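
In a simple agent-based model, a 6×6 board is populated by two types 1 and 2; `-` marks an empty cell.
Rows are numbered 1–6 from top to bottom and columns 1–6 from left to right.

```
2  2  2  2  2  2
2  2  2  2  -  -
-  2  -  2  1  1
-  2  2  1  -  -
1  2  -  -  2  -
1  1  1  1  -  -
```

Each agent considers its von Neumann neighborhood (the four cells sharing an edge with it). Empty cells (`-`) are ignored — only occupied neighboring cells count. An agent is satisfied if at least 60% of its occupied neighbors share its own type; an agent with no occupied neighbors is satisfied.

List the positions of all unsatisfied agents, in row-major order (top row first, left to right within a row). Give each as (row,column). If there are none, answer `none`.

(3,4), (3,5), (4,3), (4,4), (5,1), (5,2)

(1,1)2 2/2 ✓
(1,2)2 3/3 ✓
(1,3)2 3/3 ✓
(1,4)2 3/3 ✓
(1,5)2 2/2 ✓
(1,6)2 1/1 ✓
(2,1)2 2/2 ✓
(2,2)2 4/4 ✓
(2,3)2 3/3 ✓
(2,4)2 3/3 ✓
(3,2)2 2/2 ✓
(3,4)2 1/3 ✗
(3,5)1 1/2 ✗
(3,6)1 1/1 ✓
(4,2)2 3/3 ✓
(4,3)2 1/2 ✗
(4,4)1 0/2 ✗
(5,1)1 1/2 ✗
(5,2)2 1/3 ✗
(5,5)2 0/0 ✓
(6,1)1 2/2 ✓
(6,2)1 2/3 ✓
(6,3)1 2/2 ✓
(6,4)1 1/1 ✓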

● Task prompt
Output every line of the listing word for word.

● Response
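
In a simple agent-based model, a 6×6 board is populated by two types 1 and 2; `-` marks an empty cell.
Rows are numbered 1–6 from top to bottom and columns 1–6 from left to right.

```
2  2  2  2  2  2
2  2  2  2  -  -
-  2  -  2  1  1
-  2  2  1  -  -
1  2  -  -  2  -
1  1  1  1  -  -
```

Each agent considers its von Neumann neighborhood (the four cells sharing an edge with it). Empty cells (`-`) are ignored — only occupied neighboring cells count. An agent is satisfied if at least 60% of its occupied neighbors share its own type; an agent with no occupied neighbors is satisfied.

List the positions of all unsatisfied agents, in row-major order (top row first, left to right within a row). Give each as (row,column). If there are none, answer `none`.

(3,4), (3,5), (4,3), (4,4), (5,1), (5,2)

(1,1)2 2/2 ✓
(1,2)2 3/3 ✓
(1,3)2 3/3 ✓
(1,4)2 3/3 ✓
(1,5)2 2/2 ✓
(1,6)2 1/1 ✓
(2,1)2 2/2 ✓
(2,2)2 4/4 ✓
(2,3)2 3/3 ✓
(2,4)2 3/3 ✓
(3,2)2 2/2 ✓
(3,4)2 1/3 ✗
(3,5)1 1/2 ✗
(3,6)1 1/1 ✓
(4,2)2 3/3 ✓
(4,3)2 1/2 ✗
(4,4)1 0/2 ✗
(5,1)1 1/2 ✗
(5,2)2 1/3 ✗
(5,5)2 0/0 ✓
(6,1)1 2/2 ✓
(6,2)1 2/3 ✓
(6,3)1 2/2 ✓
(6,4)1 1/1 ✓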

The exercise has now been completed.